↓
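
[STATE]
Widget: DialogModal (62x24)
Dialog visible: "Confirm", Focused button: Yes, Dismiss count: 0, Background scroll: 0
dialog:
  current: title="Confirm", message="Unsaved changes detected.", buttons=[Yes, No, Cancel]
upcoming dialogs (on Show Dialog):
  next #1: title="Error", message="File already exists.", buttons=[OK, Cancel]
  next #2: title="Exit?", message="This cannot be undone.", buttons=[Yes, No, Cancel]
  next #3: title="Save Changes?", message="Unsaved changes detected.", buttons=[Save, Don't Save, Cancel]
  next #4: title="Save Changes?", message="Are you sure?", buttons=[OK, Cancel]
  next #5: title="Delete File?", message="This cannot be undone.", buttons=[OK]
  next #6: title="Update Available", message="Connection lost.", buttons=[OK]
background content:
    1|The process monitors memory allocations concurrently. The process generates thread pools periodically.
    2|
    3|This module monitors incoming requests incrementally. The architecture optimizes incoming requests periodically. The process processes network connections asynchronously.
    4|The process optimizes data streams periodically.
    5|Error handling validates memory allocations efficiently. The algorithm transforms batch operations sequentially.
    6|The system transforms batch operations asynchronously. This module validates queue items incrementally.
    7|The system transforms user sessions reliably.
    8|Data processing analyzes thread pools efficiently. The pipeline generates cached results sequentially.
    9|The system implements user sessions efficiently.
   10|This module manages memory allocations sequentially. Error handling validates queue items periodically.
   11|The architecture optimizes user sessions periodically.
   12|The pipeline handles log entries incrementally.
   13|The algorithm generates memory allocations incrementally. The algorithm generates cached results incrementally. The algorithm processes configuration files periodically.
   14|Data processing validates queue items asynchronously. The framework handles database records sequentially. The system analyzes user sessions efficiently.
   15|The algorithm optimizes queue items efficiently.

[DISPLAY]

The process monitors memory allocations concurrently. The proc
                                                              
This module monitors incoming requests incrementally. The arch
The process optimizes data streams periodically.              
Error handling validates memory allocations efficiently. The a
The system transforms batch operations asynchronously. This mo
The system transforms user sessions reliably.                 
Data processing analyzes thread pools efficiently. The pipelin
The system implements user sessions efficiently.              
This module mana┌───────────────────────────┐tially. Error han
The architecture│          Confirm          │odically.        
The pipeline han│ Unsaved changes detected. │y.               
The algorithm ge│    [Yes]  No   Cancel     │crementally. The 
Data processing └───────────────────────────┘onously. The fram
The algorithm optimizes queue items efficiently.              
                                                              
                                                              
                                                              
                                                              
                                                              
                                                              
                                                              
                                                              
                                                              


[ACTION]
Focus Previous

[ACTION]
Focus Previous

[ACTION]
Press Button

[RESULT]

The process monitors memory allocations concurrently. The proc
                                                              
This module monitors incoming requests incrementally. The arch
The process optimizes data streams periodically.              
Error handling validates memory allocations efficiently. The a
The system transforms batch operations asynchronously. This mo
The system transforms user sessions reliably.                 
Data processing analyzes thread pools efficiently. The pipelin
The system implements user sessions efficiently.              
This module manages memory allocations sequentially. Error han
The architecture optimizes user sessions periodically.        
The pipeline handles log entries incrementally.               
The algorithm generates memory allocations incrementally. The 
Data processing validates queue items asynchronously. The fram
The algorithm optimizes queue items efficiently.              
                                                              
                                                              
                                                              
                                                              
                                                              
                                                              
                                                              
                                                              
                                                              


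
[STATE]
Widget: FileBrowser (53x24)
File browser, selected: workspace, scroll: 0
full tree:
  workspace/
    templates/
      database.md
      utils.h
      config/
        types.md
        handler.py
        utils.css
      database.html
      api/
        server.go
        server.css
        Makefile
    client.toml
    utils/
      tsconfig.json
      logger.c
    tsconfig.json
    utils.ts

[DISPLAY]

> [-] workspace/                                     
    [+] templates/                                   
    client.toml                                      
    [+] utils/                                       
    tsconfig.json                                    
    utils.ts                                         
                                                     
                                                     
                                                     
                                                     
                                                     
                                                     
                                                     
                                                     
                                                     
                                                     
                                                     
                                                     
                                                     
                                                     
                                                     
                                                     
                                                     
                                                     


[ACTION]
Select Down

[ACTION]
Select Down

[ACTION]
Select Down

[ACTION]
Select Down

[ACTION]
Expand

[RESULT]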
↑
Look back at the entries above and repeat, unchanged, every line from the line holding "10|This module manages" through the line holding "13|The algorithm generates".

ANSWER TO THIS TASK:
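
   10|This module manages memory allocations sequentially. Error handling validates queue items periodically.
   11|The architecture optimizes user sessions periodically.
   12|The pipeline handles log entries incrementally.
   13|The algorithm generates memory allocations incrementally. The algorithm generates cached results incrementally. The algorithm processes configuration files periodically.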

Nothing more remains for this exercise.